(Saved data entries)
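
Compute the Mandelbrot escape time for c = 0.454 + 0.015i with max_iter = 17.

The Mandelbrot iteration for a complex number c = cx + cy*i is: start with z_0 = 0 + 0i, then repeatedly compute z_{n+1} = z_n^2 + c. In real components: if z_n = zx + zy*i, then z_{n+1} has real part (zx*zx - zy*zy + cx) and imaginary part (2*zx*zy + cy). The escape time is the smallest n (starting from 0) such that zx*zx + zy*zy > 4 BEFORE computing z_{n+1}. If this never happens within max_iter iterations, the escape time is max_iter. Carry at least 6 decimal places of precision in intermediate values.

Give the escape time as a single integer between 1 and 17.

Answer: 5

Derivation:
z_0 = 0 + 0i, c = 0.4540 + 0.0150i
Iter 1: z = 0.4540 + 0.0150i, |z|^2 = 0.2063
Iter 2: z = 0.6599 + 0.0286i, |z|^2 = 0.4363
Iter 3: z = 0.8886 + 0.0528i, |z|^2 = 0.7925
Iter 4: z = 1.2409 + 0.1088i, |z|^2 = 1.5516
Iter 5: z = 1.9820 + 0.2850i, |z|^2 = 4.0094
Escaped at iteration 5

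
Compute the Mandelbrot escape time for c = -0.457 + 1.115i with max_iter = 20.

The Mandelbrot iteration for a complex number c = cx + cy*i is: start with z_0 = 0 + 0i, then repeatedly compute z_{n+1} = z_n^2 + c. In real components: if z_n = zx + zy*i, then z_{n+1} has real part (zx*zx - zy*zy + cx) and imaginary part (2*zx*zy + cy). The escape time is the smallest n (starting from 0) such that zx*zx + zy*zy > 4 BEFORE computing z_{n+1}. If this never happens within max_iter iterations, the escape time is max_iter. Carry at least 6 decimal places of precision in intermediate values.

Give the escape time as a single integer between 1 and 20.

z_0 = 0 + 0i, c = -0.4570 + 1.1150i
Iter 1: z = -0.4570 + 1.1150i, |z|^2 = 1.4521
Iter 2: z = -1.4914 + 0.0959i, |z|^2 = 2.2334
Iter 3: z = 1.7580 + 0.8290i, |z|^2 = 3.7778
Iter 4: z = 1.9464 + 4.0297i, |z|^2 = 20.0270
Escaped at iteration 4

Answer: 4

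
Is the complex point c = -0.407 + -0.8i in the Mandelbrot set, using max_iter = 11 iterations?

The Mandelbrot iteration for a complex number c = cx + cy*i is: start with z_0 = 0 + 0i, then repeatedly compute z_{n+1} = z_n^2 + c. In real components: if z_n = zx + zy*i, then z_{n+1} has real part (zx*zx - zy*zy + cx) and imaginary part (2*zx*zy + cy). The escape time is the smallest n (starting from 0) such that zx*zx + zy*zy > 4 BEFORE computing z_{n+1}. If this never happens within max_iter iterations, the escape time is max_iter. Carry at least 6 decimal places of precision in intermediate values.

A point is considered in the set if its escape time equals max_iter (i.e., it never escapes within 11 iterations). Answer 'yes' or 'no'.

z_0 = 0 + 0i, c = -0.4070 + -0.8000i
Iter 1: z = -0.4070 + -0.8000i, |z|^2 = 0.8056
Iter 2: z = -0.8814 + -0.1488i, |z|^2 = 0.7989
Iter 3: z = 0.3476 + -0.5377i, |z|^2 = 0.4100
Iter 4: z = -0.5753 + -1.1739i, |z|^2 = 1.7089
Iter 5: z = -1.4540 + 0.5506i, |z|^2 = 2.4172
Iter 6: z = 1.4039 + -2.4011i, |z|^2 = 7.7364
Escaped at iteration 6

Answer: no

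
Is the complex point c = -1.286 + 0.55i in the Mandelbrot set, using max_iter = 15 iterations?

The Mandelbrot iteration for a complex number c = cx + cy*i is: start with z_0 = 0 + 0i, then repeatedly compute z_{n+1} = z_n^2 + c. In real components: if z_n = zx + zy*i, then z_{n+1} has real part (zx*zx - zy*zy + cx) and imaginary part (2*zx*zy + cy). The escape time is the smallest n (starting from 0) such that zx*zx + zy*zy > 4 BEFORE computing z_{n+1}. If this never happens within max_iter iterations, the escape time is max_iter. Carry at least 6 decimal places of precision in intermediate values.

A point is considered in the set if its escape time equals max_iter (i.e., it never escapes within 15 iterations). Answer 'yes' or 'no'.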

**Task item:** The output is every entry, printed exactly as it reads.

**Written solution:**
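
Compute the Mandelbrot escape time for c = 0.454 + 0.015i with max_iter = 17.

The Mandelbrot iteration for a complex number c = cx + cy*i is: start with z_0 = 0 + 0i, then repeatedly compute z_{n+1} = z_n^2 + c. In real components: if z_n = zx + zy*i, then z_{n+1} has real part (zx*zx - zy*zy + cx) and imaginary part (2*zx*zy + cy). The escape time is the smallest n (starting from 0) such that zx*zx + zy*zy > 4 BEFORE computing z_{n+1}. If this never happens within max_iter iterations, the escape time is max_iter. Carry at least 6 decimal places of precision in intermediate values.

Give the escape time as a single integer between 1 and 17.

Answer: 5

Derivation:
z_0 = 0 + 0i, c = 0.4540 + 0.0150i
Iter 1: z = 0.4540 + 0.0150i, |z|^2 = 0.2063
Iter 2: z = 0.6599 + 0.0286i, |z|^2 = 0.4363
Iter 3: z = 0.8886 + 0.0528i, |z|^2 = 0.7925
Iter 4: z = 1.2409 + 0.1088i, |z|^2 = 1.5516
Iter 5: z = 1.9820 + 0.2850i, |z|^2 = 4.0094
Escaped at iteration 5

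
Compute the Mandelbrot escape time for c = -0.457 + 1.115i with max_iter = 20.

The Mandelbrot iteration for a complex number c = cx + cy*i is: start with z_0 = 0 + 0i, then repeatedly compute z_{n+1} = z_n^2 + c. In real components: if z_n = zx + zy*i, then z_{n+1} has real part (zx*zx - zy*zy + cx) and imaginary part (2*zx*zy + cy). The escape time is the smallest n (starting from 0) such that zx*zx + zy*zy > 4 BEFORE computing z_{n+1}. If this never happens within max_iter iterations, the escape time is max_iter. Carry at least 6 decimal places of precision in intermediate values.

Give the escape time as a single integer between 1 and 20.

z_0 = 0 + 0i, c = -0.4570 + 1.1150i
Iter 1: z = -0.4570 + 1.1150i, |z|^2 = 1.4521
Iter 2: z = -1.4914 + 0.0959i, |z|^2 = 2.2334
Iter 3: z = 1.7580 + 0.8290i, |z|^2 = 3.7778
Iter 4: z = 1.9464 + 4.0297i, |z|^2 = 20.0270
Escaped at iteration 4

Answer: 4

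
Is the complex point c = -0.407 + -0.8i in the Mandelbrot set, using max_iter = 11 iterations?

The Mandelbrot iteration for a complex number c = cx + cy*i is: start with z_0 = 0 + 0i, then repeatedly compute z_{n+1} = z_n^2 + c. In real components: if z_n = zx + zy*i, then z_{n+1} has real part (zx*zx - zy*zy + cx) and imaginary part (2*zx*zy + cy). The escape time is the smallest n (starting from 0) such that zx*zx + zy*zy > 4 BEFORE computing z_{n+1}. If this never happens within max_iter iterations, the escape time is max_iter. Carry at least 6 decimal places of precision in intermediate values.

A point is considered in the set if its escape time equals max_iter (i.e., it never escapes within 11 iterations). Answer 'yes' or 'no'.

z_0 = 0 + 0i, c = -0.4070 + -0.8000i
Iter 1: z = -0.4070 + -0.8000i, |z|^2 = 0.8056
Iter 2: z = -0.8814 + -0.1488i, |z|^2 = 0.7989
Iter 3: z = 0.3476 + -0.5377i, |z|^2 = 0.4100
Iter 4: z = -0.5753 + -1.1739i, |z|^2 = 1.7089
Iter 5: z = -1.4540 + 0.5506i, |z|^2 = 2.4172
Iter 6: z = 1.4039 + -2.4011i, |z|^2 = 7.7364
Escaped at iteration 6

Answer: no

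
Is the complex point c = -1.286 + 0.55i in the Mandelbrot set, using max_iter = 15 iterations?

The Mandelbrot iteration for a complex number c = cx + cy*i is: start with z_0 = 0 + 0i, then repeatedly compute z_{n+1} = z_n^2 + c. In real components: if z_n = zx + zy*i, then z_{n+1} has real part (zx*zx - zy*zy + cx) and imaginary part (2*zx*zy + cy). The escape time is the smallest n (starting from 0) such that zx*zx + zy*zy > 4 BEFORE computing z_{n+1}. If this never happens within max_iter iterations, the escape time is max_iter. Carry at least 6 decimal places of precision in intermediate values.

A point is considered in the set if its escape time equals max_iter (i.e., it never escapes within 15 iterations). Answer 'yes' or 'no'.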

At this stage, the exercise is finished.